THE PROBLEM
The "A forensic pathologist" line through the end of the listing below is what to set down, word for word, and nothing else.

INPUT FOR THIS TASK

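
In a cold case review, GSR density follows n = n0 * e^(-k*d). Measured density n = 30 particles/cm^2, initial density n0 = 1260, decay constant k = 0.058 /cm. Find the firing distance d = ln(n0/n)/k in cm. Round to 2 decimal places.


GSR distance calculation:
n0/n = 1260 / 30 = 42
ln(n0/n) = 3.73767
d = 3.73767 / 0.058 = 64.44 cm

64.44


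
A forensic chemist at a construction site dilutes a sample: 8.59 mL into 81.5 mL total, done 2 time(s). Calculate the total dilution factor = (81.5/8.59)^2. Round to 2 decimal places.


Dilution factor calculation:
Single dilution = V_total / V_sample = 81.5 / 8.59 ≈ 9.487776
Number of dilutions = 2
Total DF = (81.5 / 8.59)^2 (full precision, rounded at the end) = 90.02

90.02


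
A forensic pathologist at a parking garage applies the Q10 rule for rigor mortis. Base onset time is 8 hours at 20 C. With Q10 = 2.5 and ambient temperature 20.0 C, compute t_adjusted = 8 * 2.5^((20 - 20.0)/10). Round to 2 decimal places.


Rigor mortis time adjustment:
Exponent = (T_ref - T_actual) / 10 = (20 - 20.0) / 10 = 0
Q10 factor = 2.5^0 = 1
t_adjusted = 8 * 1 = 8.00 hours

8.00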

THE ANSWER
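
A forensic pathologist at a parking garage applies the Q10 rule for rigor mortis. Base onset time is 8 hours at 20 C. With Q10 = 2.5 and ambient temperature 20.0 C, compute t_adjusted = 8 * 2.5^((20 - 20.0)/10). Round to 2 decimal places.


Rigor mortis time adjustment:
Exponent = (T_ref - T_actual) / 10 = (20 - 20.0) / 10 = 0
Q10 factor = 2.5^0 = 1
t_adjusted = 8 * 1 = 8.00 hours

8.00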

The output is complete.